### [Task data]
══════

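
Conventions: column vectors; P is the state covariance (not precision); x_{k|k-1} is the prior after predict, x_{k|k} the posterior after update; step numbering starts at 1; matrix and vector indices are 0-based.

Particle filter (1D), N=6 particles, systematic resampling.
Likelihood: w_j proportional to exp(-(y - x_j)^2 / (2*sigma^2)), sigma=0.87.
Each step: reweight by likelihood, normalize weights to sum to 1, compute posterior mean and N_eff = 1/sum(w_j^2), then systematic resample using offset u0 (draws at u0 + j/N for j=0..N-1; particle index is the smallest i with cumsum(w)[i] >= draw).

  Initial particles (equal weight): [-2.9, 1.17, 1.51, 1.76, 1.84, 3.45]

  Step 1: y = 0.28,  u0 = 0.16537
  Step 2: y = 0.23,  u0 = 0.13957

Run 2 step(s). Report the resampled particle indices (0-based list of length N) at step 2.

step 1: w=[0.0009, 0.4236, 0.2631, 0.1682, 0.1432, 0.0009]  mean=1.4531  Neff=3.3615  idx=[1, 1, 2, 2, 3, 4]
step 2: w=[0.2551, 0.2551, 0.1549, 0.1549, 0.0974, 0.0825]  mean=1.3881  Neff=5.1425  idx=[0, 1, 1, 2, 3, 5]

resampled_idx = [0, 1, 1, 2, 3, 5]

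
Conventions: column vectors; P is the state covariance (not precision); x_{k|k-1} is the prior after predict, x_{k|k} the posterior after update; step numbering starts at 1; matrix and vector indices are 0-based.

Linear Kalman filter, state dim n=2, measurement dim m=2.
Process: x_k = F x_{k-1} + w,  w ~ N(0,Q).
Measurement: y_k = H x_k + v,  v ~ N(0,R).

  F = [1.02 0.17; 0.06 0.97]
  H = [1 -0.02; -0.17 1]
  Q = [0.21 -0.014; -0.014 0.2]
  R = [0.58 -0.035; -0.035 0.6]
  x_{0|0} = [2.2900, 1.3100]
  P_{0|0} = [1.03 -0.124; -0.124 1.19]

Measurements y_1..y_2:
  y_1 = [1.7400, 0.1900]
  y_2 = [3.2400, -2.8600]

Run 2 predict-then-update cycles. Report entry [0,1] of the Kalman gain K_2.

step 1: x^-=[2.5585, 1.4081]  P^-=[1.2730 0.1213; 0.1213 1.3089]  S=[1.8487 -0.1559; -0.1559 1.9045]  K=[0.6878 0.0064; 0.1092 0.6854]  nu=[-0.7903, -0.7832]  x^+=[2.0099, 0.7850]  P^+=[0.3997 0.0477; 0.0477 0.4155]
step 2: x^-=[2.1835, 0.8820]  P^-=[0.6544 0.1266; 0.1266 0.5980]  S=[1.2295 -0.0311; -0.0311 1.1738]  K=[0.5308 0.0272; 0.1058 0.4939]  nu=[1.0741, -3.3708]  x^+=[2.6620, -0.6691]  P^+=[0.3079 0.0501; 0.0501 0.3011]

K[0,1] = 0.0272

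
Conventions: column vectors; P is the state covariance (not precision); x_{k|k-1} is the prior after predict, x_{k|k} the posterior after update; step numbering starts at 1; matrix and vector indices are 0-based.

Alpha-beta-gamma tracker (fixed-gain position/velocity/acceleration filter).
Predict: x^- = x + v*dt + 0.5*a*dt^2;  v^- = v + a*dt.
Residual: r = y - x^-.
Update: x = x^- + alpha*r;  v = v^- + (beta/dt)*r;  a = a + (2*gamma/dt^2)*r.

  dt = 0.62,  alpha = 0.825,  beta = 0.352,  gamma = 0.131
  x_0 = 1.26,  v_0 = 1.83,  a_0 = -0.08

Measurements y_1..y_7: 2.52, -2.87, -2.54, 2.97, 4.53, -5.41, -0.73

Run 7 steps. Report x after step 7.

x_post = -1.4604

step 1: x_pred=2.3792  r=0.1408  x^+=2.4954  v^+=1.8603  a^+=0.0160
step 2: x_pred=3.6518  r=-6.5218  x^+=-1.7287  v^+=-1.8325  a^+=-4.4292
step 3: x_pred=-3.7161  r=1.1761  x^+=-2.7458  v^+=-3.9109  a^+=-3.6276
step 4: x_pred=-5.8678  r=8.8378  x^+=1.4234  v^+=-1.1424  a^+=2.3961
step 5: x_pred=1.1756  r=3.3544  x^+=3.9430  v^+=2.2476  a^+=4.6824
step 6: x_pred=6.2364  r=-11.6464  x^+=-3.3719  v^+=-1.4615  a^+=-3.2556
step 7: x_pred=-4.9037  r=4.1737  x^+=-1.4604  v^+=-1.1104  a^+=-0.4109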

══════

### [Work task]
Look through the listing, and copy each line that contains the word "Measurements".

### [Answer space]
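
Measurements y_1..y_2:
Measurements y_1..y_7: 2.52, -2.87, -2.54, 2.97, 4.53, -5.41, -0.73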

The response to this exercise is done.